PROBLEM TO WORK ON: Of the lines in the data below, write out exactly those from the one holding "A siltstone unit" through the one holding "A limestone recovered", both included.

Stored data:
Content starts

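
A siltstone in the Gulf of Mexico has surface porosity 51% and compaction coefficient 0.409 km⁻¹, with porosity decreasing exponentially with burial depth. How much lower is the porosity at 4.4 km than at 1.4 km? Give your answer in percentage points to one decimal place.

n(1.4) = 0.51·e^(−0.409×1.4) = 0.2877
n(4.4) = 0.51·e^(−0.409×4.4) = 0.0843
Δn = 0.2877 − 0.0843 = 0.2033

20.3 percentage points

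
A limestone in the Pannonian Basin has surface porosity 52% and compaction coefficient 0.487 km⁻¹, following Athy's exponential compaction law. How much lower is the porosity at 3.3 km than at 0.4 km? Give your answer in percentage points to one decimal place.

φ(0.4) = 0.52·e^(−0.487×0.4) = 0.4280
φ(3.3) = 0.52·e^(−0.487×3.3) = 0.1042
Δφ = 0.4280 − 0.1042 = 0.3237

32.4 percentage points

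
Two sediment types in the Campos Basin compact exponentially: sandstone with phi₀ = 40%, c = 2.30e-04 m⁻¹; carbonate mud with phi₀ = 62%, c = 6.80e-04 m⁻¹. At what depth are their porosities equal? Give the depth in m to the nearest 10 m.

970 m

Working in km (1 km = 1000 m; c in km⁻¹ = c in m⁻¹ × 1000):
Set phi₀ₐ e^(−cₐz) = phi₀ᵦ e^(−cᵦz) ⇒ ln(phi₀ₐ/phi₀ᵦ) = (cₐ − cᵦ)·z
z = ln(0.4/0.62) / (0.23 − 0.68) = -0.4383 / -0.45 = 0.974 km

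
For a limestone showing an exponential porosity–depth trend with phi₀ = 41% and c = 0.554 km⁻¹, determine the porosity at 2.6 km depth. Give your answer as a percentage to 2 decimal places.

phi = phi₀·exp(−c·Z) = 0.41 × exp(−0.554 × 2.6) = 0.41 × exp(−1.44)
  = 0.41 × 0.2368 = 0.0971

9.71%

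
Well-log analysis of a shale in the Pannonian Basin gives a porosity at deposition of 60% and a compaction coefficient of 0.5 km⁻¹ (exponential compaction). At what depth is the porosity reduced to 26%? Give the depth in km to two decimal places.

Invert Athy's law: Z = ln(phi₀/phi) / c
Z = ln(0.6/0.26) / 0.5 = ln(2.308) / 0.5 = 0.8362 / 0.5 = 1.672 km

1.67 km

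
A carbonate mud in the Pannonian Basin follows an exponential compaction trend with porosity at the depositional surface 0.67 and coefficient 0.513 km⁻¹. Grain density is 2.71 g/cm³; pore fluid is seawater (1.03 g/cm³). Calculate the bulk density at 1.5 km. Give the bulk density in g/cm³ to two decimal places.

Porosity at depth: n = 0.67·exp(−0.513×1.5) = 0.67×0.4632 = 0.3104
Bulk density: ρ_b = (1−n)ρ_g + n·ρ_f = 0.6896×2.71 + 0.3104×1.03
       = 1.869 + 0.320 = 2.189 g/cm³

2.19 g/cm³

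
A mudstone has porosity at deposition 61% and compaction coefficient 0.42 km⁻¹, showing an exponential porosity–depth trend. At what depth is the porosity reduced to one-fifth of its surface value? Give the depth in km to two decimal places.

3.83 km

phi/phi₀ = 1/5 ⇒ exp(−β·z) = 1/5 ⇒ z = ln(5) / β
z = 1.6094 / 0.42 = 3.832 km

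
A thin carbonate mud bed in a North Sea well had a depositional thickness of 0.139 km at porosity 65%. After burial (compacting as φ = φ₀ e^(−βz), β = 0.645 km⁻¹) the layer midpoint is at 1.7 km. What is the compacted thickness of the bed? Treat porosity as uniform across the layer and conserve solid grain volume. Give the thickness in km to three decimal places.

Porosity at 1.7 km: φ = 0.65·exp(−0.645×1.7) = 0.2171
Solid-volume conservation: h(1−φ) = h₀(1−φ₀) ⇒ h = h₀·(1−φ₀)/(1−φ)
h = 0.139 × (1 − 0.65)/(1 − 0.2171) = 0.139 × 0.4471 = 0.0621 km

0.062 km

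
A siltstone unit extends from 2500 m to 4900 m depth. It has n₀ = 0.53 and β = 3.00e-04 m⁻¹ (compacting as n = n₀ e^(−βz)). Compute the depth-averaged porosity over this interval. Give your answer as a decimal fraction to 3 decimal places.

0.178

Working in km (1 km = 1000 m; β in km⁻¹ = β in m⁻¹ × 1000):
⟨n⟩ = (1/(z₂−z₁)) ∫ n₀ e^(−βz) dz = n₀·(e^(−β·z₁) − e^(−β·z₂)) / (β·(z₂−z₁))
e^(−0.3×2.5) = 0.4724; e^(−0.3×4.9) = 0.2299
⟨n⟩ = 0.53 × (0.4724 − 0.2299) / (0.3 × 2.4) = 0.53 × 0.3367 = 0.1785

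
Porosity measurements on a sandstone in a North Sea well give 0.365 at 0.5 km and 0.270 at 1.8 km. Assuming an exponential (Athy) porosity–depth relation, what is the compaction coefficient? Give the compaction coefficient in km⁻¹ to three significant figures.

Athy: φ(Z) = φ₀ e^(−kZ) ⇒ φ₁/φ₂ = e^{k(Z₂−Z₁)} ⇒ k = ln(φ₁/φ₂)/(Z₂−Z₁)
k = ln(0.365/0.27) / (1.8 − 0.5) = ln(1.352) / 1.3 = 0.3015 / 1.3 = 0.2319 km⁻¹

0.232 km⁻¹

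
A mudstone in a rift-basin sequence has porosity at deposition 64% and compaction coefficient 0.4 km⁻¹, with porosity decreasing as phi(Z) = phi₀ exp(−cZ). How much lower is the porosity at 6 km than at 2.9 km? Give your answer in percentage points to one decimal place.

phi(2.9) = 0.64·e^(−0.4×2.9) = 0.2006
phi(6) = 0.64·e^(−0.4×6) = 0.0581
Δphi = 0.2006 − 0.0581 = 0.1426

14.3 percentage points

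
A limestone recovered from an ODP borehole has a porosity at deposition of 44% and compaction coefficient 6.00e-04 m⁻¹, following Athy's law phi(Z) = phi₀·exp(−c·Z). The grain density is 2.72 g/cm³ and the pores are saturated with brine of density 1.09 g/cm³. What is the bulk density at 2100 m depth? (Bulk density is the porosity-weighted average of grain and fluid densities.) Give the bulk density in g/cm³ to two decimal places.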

Content ends
Content starts

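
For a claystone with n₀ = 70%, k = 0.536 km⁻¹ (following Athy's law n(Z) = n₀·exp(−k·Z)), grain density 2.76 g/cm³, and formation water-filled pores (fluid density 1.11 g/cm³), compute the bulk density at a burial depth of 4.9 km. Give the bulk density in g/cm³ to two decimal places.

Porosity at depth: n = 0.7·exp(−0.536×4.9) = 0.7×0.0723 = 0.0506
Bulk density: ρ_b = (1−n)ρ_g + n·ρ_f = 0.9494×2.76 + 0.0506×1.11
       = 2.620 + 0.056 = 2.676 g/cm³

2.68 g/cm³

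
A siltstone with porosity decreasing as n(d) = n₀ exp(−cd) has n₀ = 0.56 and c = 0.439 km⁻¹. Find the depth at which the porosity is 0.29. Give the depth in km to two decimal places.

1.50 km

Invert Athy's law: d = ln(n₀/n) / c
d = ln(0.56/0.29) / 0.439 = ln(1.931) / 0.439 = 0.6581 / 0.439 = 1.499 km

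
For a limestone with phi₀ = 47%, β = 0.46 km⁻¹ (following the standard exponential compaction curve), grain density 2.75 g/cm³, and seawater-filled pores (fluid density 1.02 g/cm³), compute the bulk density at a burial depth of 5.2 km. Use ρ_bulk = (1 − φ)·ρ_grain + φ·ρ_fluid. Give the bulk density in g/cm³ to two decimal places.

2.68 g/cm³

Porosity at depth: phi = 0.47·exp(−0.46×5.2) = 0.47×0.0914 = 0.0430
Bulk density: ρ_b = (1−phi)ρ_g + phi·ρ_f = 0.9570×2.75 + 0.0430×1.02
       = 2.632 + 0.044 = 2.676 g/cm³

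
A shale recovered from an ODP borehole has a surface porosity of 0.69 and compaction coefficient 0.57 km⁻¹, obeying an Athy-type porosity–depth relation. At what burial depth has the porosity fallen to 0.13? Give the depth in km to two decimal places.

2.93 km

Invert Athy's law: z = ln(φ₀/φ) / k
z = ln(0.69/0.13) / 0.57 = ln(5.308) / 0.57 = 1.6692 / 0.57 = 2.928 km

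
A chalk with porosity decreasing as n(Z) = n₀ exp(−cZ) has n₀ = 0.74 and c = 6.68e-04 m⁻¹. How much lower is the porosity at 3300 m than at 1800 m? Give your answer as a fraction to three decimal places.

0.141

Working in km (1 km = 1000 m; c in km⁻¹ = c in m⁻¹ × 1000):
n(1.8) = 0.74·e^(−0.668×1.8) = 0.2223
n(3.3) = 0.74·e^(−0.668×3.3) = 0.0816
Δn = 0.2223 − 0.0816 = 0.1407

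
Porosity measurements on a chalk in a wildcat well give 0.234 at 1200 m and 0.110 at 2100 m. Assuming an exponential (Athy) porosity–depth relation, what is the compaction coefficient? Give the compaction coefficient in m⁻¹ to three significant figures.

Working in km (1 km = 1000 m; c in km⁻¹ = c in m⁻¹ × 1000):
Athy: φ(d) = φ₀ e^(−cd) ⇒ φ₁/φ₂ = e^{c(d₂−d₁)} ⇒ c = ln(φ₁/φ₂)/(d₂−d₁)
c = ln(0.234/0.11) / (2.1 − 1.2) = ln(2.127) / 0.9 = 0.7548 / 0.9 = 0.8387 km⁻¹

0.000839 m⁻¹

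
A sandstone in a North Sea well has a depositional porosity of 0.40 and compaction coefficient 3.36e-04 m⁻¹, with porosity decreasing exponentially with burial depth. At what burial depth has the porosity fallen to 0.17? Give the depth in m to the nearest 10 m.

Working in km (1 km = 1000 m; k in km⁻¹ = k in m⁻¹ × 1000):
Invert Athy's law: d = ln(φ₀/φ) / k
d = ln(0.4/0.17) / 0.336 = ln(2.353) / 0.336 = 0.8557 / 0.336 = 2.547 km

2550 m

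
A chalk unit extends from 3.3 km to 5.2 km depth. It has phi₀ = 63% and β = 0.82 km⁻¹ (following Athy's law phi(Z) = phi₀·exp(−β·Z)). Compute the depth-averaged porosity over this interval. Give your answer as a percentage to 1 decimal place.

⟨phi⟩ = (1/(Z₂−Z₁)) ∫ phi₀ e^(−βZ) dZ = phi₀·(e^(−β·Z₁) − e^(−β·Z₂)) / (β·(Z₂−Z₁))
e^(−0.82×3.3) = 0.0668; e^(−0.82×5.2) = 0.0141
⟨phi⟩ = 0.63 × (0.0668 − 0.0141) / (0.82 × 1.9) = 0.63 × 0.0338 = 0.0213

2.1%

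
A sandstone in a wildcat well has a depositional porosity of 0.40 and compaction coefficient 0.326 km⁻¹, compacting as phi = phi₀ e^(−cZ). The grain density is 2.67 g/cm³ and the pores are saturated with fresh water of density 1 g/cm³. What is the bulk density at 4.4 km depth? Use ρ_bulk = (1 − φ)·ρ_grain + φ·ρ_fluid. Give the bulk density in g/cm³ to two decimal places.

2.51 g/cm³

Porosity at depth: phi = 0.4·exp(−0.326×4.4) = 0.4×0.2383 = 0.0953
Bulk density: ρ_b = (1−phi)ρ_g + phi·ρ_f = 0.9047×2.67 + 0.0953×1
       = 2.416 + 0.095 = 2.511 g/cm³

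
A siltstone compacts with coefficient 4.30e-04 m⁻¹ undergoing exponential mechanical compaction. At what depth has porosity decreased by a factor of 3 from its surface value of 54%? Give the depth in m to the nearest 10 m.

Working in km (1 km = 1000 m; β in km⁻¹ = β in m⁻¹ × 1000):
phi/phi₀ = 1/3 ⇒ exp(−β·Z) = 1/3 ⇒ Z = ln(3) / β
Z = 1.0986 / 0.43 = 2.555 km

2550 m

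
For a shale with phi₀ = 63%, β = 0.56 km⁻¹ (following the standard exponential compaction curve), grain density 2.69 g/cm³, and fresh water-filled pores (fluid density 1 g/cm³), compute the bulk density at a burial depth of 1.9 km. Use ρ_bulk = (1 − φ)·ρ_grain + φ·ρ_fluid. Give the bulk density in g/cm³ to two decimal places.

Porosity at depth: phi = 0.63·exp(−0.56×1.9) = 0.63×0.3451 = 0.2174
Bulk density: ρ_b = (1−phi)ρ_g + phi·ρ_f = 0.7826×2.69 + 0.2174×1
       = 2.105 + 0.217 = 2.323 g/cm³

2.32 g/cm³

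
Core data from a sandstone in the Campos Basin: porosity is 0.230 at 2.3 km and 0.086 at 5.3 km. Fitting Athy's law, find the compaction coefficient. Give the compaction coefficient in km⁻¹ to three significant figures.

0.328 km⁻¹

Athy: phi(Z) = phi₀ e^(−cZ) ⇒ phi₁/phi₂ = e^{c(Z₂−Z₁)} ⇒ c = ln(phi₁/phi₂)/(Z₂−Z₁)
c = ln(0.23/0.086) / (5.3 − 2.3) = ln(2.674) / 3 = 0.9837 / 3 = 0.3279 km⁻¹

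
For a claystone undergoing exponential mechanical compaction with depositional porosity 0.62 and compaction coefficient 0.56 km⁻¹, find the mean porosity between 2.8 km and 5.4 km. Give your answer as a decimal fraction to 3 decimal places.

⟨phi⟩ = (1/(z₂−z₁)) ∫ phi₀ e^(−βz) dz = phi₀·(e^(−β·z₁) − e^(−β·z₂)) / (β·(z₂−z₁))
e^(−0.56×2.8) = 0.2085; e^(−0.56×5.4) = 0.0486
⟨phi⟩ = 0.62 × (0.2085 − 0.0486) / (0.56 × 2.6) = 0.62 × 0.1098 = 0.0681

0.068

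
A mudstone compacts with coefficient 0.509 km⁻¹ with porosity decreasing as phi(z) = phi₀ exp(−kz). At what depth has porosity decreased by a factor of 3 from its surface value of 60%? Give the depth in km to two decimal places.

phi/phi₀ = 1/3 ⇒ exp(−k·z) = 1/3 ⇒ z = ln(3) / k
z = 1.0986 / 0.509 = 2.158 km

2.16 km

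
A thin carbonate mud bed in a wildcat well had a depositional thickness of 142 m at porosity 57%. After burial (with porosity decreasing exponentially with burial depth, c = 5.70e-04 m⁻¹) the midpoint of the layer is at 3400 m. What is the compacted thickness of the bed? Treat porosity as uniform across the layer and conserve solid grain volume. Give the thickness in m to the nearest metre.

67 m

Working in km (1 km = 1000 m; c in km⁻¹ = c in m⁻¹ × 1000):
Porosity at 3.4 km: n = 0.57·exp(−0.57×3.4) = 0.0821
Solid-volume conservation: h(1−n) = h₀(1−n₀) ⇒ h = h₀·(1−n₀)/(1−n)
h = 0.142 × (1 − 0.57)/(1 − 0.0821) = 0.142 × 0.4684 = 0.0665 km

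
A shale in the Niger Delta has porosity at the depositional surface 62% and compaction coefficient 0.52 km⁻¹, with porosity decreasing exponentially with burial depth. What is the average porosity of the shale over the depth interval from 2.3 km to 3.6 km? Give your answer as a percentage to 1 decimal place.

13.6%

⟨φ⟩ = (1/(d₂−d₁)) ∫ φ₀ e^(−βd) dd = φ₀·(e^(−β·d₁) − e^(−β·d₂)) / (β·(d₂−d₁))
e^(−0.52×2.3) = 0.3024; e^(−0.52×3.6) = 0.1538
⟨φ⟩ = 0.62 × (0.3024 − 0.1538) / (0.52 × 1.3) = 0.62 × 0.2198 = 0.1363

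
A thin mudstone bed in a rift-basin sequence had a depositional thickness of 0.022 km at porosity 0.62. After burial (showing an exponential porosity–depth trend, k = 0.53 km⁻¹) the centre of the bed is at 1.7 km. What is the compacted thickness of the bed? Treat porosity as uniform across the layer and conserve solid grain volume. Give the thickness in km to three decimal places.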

Content ends

ANSWER FOR THIS EXERCISE:
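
A siltstone unit extends from 2500 m to 4900 m depth. It has n₀ = 0.53 and β = 3.00e-04 m⁻¹ (compacting as n = n₀ e^(−βz)). Compute the depth-averaged porosity over this interval. Give your answer as a decimal fraction to 3 decimal places.

0.178

Working in km (1 km = 1000 m; β in km⁻¹ = β in m⁻¹ × 1000):
⟨n⟩ = (1/(z₂−z₁)) ∫ n₀ e^(−βz) dz = n₀·(e^(−β·z₁) − e^(−β·z₂)) / (β·(z₂−z₁))
e^(−0.3×2.5) = 0.4724; e^(−0.3×4.9) = 0.2299
⟨n⟩ = 0.53 × (0.4724 − 0.2299) / (0.3 × 2.4) = 0.53 × 0.3367 = 0.1785

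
Porosity measurements on a sandstone in a North Sea well give 0.365 at 0.5 km and 0.270 at 1.8 km. Assuming an exponential (Athy) porosity–depth relation, what is the compaction coefficient? Give the compaction coefficient in km⁻¹ to three significant figures.

Athy: φ(Z) = φ₀ e^(−kZ) ⇒ φ₁/φ₂ = e^{k(Z₂−Z₁)} ⇒ k = ln(φ₁/φ₂)/(Z₂−Z₁)
k = ln(0.365/0.27) / (1.8 − 0.5) = ln(1.352) / 1.3 = 0.3015 / 1.3 = 0.2319 km⁻¹

0.232 km⁻¹

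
A mudstone in a rift-basin sequence has porosity at deposition 64% and compaction coefficient 0.4 km⁻¹, with porosity decreasing as phi(Z) = phi₀ exp(−cZ). How much lower is the porosity at 6 km than at 2.9 km? Give your answer in percentage points to one decimal place.

phi(2.9) = 0.64·e^(−0.4×2.9) = 0.2006
phi(6) = 0.64·e^(−0.4×6) = 0.0581
Δphi = 0.2006 − 0.0581 = 0.1426

14.3 percentage points

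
A limestone recovered from an ODP borehole has a porosity at deposition of 44% and compaction coefficient 6.00e-04 m⁻¹, following Athy's law phi(Z) = phi₀·exp(−c·Z). The grain density is 2.72 g/cm³ and the pores are saturated with brine of density 1.09 g/cm³. What is the bulk density at 2100 m depth? (Bulk density is the porosity-weighted average of grain and fluid densities.) Give the bulk density in g/cm³ to two decimal places.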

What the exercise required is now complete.